## Task item
Write out, please, the lines from the beginning of the material to the line with "bccc, cbc, aaaaca", including both ends and nothing else.

## Exercise data
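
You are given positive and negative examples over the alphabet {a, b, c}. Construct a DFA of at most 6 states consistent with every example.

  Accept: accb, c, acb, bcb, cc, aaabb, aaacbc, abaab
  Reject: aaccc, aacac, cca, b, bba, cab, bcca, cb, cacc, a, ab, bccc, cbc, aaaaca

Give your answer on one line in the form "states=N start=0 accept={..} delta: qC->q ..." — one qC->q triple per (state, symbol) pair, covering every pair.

states=3 start=0 accept={0} delta: 0a->1 0b->1 0c->0 1a->1 1b->2 1c->2 2a->2 2b->0 2c->2

Grow the machine one transition at a time. Run the examples from 0; the earliest place one falls off (shortest prefix, ties alphabetical) gets sent to the lowest-numbered state that keeps every Accept/Reject pair distinguishable — a pair clashes when both reach the same state with identical unread suffix — and to a fresh state only if none does.
a: 0a undefined. 0a->0: no, acb/cb meet in 0 with "cb" left. Open state 1: 0a->1.
b: 0b undefined. 0b->0: no, bcb/cb meet in 0 with "cb" left. 0b->1: ok.
c: 0c undefined. 0c->0: ok.
aa: 1a undefined. 1a->0: no, c/aaccc meet in 0. 1a->1: ok.
ab: 1b undefined. 1b->0: no, c/cab meet in 0. 1b->1: no, aaabb/cca meet in 1. Open state 2: 1b->2.
ac: 1c undefined. 1c->0: no, accb/cca meet in 1. 1c->1: no, accb/cab meet in 2. 1c->2: ok.
aba: 2a undefined. 2a->0: no, c/aacac meet in 0. 2a->1: no, abaab/aacac meet in 2. 2a->2: ok.
acb: 2b undefined. 2b->0: ok.
acc: 2c undefined. 2c->0: no, accb/cca meet in 1. 2c->1: no, accb/aaccc meet in 2. 2c->2: ok.
All examples now run through 3 states with every (state, symbol) defined. Accept strings end in {0}, Reject strings end in {1,2}; accept={0}.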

## Answer
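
You are given positive and negative examples over the alphabet {a, b, c}. Construct a DFA of at most 6 states consistent with every example.

  Accept: accb, c, acb, bcb, cc, aaabb, aaacbc, abaab
  Reject: aaccc, aacac, cca, b, bba, cab, bcca, cb, cacc, a, ab, bccc, cbc, aaaaca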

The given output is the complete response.